Records shown:

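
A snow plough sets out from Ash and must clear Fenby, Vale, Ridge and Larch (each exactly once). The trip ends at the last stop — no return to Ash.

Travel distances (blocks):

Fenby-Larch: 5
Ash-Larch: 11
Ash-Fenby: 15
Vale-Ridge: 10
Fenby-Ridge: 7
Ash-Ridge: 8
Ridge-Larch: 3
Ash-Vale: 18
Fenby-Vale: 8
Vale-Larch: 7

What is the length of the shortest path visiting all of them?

Minimum one-way distance = 24 blocks.

There are 4! = 24 possible orderings.
Ash - Fenby - Vale - Ridge - Larch: 15+8+10+3 = 36
Ash - Fenby - Vale - Larch - Ridge: 15+8+7+3 = 33
Ash - Fenby - Ridge - Vale - Larch: 15+7+10+7 = 39
Ash - Fenby - Ridge - Larch - Vale: 15+7+3+7 = 32
Ash - Fenby - Larch - Vale - Ridge: 15+5+7+10 = 37
Ash - Fenby - Larch - Ridge - Vale: 15+5+3+10 = 33
Ash - Vale - Fenby - Ridge - Larch: 18+8+7+3 = 36
Ash - Vale - Fenby - Larch - Ridge: 18+8+5+3 = 34
Ash - Vale - Ridge - Fenby - Larch: 18+10+7+5 = 40
Ash - Vale - Ridge - Larch - Fenby: 18+10+3+5 = 36
Ash - Vale - Larch - Fenby - Ridge: 18+7+5+7 = 37
Ash - Vale - Larch - Ridge - Fenby: 18+7+3+7 = 35
Ash - Ridge - Fenby - Vale - Larch: 8+7+8+7 = 30
Ash - Ridge - Fenby - Larch - Vale: 8+7+5+7 = 27
… (10 more)
Ash - Ridge - Larch - Fenby - Vale: 8+3+5+8 = 24  ← best
The minimum is 24.
One shortest path: Ash → Ridge → Larch → Fenby → Vale.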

Work request: Within the data above, the lines from the one with "Ridge-Larch: 3" to the one with "Vale-Larch: 7" must be repeated exactly; no other line belongs in the answer.

Answer to the exercise:
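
Ridge-Larch: 3
Ash-Vale: 18
Fenby-Vale: 8
Vale-Larch: 7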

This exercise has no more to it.